- _WHAT THE TASK REQUIRES_: Without changing anything, transcribe all of the entries.

- _EXTRACTED ENTRIES_:
• • • •

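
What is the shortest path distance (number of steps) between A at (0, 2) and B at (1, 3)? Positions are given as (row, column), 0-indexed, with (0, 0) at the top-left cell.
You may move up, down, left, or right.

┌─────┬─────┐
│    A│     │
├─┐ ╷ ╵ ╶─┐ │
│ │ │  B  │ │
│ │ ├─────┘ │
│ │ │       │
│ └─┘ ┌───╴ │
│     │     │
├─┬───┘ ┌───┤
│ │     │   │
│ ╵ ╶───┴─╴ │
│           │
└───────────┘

Finding path from (0, 2) to (1, 3):
Path: (0,2) → (1,2) → (1,3)
Distance: 2 steps

Solution:

┌─────┬─────┐
│    A│     │
├─┐ ╷ ╵ ╶─┐ │
│ │ │↳ B  │ │
│ │ ├─────┘ │
│ │ │       │
│ └─┘ ┌───╴ │
│     │     │
├─┬───┘ ┌───┤
│ │     │   │
│ ╵ ╶───┴─╴ │
│           │
└───────────┘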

• • • •

- _SOLUTION FOR THIS PROBLEM_:
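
What is the shortest path distance (number of steps) between A at (0, 2) and B at (1, 3)? Positions are given as (row, column), 0-indexed, with (0, 0) at the top-left cell.
You may move up, down, left, or right.

┌─────┬─────┐
│    A│     │
├─┐ ╷ ╵ ╶─┐ │
│ │ │  B  │ │
│ │ ├─────┘ │
│ │ │       │
│ └─┘ ┌───╴ │
│     │     │
├─┬───┘ ┌───┤
│ │     │   │
│ ╵ ╶───┴─╴ │
│           │
└───────────┘

Finding path from (0, 2) to (1, 3):
Path: (0,2) → (1,2) → (1,3)
Distance: 2 steps

Solution:

┌─────┬─────┐
│    A│     │
├─┐ ╷ ╵ ╶─┐ │
│ │ │↳ B  │ │
│ │ ├─────┘ │
│ │ │       │
│ └─┘ ┌───╴ │
│     │     │
├─┬───┘ ┌───┤
│ │     │   │
│ ╵ ╶───┴─╴ │
│           │
└───────────┘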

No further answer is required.